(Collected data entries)
⁂
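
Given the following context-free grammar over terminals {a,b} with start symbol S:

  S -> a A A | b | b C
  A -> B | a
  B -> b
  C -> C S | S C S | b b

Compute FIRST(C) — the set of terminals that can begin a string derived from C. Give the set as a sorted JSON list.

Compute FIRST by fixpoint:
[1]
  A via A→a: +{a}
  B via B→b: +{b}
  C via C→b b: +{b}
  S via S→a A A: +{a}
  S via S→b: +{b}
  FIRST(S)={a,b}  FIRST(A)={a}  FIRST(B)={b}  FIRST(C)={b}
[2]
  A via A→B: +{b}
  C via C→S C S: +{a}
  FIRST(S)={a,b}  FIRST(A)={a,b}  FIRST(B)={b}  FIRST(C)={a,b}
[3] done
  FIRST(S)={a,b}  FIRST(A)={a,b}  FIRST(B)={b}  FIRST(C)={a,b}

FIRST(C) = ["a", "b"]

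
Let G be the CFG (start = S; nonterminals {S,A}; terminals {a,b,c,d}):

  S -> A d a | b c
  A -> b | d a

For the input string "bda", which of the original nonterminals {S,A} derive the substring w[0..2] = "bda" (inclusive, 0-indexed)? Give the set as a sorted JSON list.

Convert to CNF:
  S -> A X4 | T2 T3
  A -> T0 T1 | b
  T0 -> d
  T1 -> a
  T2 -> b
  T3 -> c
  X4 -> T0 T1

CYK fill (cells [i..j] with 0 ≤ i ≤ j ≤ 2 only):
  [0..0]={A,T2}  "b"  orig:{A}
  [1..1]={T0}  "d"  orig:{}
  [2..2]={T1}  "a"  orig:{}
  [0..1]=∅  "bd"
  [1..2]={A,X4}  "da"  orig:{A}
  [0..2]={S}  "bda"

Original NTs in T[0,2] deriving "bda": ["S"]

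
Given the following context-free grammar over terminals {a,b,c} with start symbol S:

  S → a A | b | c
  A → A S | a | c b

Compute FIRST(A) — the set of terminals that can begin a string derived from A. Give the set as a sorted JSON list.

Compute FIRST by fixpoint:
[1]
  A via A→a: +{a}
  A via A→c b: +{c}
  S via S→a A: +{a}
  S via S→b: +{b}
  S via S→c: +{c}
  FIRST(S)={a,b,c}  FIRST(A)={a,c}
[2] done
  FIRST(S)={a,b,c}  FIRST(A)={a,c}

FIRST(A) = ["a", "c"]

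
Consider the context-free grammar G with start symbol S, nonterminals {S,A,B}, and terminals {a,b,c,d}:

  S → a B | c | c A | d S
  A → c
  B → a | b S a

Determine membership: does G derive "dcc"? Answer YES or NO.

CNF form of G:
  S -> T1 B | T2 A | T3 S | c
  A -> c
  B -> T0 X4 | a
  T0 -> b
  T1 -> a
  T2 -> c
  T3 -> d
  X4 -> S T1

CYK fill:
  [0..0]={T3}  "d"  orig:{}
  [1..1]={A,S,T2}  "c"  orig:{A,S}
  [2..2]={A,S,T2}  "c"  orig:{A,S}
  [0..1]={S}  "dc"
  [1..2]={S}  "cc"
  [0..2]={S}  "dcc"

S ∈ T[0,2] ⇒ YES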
⁂
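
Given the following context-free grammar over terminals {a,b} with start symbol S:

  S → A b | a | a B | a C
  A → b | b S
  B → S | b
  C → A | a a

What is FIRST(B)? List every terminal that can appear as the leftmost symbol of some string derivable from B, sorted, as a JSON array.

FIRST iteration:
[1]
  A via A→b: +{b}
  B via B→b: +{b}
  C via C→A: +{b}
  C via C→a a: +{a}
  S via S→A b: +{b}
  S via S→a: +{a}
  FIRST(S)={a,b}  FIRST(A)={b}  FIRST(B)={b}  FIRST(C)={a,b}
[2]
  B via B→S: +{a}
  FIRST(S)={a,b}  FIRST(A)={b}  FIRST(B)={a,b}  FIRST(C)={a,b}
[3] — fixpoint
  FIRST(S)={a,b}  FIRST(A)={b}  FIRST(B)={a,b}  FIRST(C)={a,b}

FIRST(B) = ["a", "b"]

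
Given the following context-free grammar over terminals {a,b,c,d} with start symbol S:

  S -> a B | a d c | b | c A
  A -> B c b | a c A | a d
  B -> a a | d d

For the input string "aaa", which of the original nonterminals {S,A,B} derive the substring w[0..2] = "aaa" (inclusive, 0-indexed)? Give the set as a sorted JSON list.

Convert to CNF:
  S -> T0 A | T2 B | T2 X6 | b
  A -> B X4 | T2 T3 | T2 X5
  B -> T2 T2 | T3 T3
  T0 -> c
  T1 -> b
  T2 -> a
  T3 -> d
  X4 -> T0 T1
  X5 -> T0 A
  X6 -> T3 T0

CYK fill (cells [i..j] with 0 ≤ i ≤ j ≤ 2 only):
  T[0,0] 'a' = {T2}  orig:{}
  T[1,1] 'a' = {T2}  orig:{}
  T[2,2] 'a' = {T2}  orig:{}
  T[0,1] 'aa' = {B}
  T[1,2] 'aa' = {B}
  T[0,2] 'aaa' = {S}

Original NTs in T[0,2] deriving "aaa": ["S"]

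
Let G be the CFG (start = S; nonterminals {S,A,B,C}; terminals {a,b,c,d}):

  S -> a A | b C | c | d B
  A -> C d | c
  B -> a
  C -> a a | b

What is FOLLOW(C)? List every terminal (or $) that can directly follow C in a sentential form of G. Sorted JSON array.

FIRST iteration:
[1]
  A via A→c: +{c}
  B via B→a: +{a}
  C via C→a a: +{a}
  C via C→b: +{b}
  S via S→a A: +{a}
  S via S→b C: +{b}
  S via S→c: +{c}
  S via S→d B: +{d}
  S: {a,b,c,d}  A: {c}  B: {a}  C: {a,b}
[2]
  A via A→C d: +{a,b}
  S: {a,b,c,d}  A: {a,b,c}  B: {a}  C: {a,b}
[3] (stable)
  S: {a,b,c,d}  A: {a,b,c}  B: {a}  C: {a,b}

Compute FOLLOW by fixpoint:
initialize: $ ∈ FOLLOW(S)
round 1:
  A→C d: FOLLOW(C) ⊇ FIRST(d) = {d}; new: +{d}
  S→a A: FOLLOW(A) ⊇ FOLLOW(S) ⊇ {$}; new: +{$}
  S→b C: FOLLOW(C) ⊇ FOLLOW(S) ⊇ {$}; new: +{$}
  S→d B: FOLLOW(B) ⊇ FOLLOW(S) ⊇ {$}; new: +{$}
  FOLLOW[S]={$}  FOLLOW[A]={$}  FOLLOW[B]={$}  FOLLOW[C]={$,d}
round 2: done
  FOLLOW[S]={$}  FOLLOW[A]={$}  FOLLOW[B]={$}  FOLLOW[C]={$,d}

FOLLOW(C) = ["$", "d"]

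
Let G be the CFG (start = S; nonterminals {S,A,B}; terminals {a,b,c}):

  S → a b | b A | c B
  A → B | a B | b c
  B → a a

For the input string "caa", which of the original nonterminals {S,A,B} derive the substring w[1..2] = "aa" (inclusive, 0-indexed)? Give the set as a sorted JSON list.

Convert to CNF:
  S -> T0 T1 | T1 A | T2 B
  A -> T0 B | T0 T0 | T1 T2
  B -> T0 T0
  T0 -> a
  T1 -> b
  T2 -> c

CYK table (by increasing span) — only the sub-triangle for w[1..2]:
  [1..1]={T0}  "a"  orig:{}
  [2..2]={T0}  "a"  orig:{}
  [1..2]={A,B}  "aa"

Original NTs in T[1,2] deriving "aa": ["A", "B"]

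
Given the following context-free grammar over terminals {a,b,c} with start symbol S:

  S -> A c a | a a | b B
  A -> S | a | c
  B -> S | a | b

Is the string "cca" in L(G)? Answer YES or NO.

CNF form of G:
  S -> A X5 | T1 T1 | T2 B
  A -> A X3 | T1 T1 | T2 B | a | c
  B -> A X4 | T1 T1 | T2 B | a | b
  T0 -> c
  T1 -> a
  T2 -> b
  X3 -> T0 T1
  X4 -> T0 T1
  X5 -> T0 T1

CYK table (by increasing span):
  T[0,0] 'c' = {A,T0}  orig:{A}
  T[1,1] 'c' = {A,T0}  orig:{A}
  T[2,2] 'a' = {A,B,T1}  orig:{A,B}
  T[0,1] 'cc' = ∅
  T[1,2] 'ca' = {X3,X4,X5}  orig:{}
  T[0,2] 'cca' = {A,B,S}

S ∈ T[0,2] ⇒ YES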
⁂
Your instructions.
Where a line in the records above contains the string "start", return that line.

Reply.
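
Given the following context-free grammar over terminals {a,b} with start symbol S:
Let G be the CFG (start = S; nonterminals {S,A}; terminals {a,b,c,d}):
Given the following context-free grammar over terminals {a,b,c} with start symbol S:
Consider the context-free grammar G with start symbol S, nonterminals {S,A,B}, and terminals {a,b,c,d}:
Given the following context-free grammar over terminals {a,b} with start symbol S:
Given the following context-free grammar over terminals {a,b,c,d} with start symbol S:
Let G be the CFG (start = S; nonterminals {S,A,B,C}; terminals {a,b,c,d}):
Let G be the CFG (start = S; nonterminals {S,A,B}; terminals {a,b,c}):
Given the following context-free grammar over terminals {a,b,c} with start symbol S: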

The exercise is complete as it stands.